▶ [TASK PROMPT]:
Lines of the data that contain the word "consists" are the ones to copy.

[Dataset records]
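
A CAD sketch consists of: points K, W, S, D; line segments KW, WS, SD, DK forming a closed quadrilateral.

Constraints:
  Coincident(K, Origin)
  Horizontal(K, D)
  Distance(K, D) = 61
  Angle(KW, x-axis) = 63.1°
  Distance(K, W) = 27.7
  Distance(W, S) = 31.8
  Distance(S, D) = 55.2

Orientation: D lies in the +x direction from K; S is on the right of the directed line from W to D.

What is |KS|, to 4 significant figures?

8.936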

==

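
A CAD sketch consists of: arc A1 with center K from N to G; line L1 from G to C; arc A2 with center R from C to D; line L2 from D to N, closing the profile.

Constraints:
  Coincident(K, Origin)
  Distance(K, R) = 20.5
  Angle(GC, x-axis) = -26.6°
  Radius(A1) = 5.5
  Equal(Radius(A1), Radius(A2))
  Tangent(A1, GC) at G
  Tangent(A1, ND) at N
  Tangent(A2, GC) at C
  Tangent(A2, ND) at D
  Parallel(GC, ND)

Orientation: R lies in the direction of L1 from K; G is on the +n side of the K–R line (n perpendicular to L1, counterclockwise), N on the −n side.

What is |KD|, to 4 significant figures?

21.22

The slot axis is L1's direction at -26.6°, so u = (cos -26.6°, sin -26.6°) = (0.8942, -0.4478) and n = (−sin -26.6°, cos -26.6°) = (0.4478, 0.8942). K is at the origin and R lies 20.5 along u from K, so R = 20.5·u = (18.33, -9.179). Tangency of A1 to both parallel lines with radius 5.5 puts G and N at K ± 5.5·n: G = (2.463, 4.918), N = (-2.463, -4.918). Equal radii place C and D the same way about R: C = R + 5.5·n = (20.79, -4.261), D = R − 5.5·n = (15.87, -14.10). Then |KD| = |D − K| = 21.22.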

==

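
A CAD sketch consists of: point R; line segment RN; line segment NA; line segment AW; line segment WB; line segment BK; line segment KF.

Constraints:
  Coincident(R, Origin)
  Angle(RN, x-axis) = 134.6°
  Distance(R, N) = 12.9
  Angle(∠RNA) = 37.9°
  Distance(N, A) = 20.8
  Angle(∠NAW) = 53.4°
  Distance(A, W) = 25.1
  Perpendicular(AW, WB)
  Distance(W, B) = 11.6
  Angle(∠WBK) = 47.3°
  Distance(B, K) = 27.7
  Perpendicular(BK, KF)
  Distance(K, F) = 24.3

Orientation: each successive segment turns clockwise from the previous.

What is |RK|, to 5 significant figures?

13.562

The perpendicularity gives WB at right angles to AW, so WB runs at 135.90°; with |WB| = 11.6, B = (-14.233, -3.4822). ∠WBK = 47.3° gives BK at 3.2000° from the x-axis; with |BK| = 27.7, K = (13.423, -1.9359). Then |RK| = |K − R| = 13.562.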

▶ [TASK RESULT]:
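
A CAD sketch consists of: points K, W, S, D; line segments KW, WS, SD, DK forming a closed quadrilateral.
A CAD sketch consists of: arc A1 with center K from N to G; line L1 from G to C; arc A2 with center R from C to D; line L2 from D to N, closing the profile.
A CAD sketch consists of: point R; line segment RN; line segment NA; line segment AW; line segment WB; line segment BK; line segment KF.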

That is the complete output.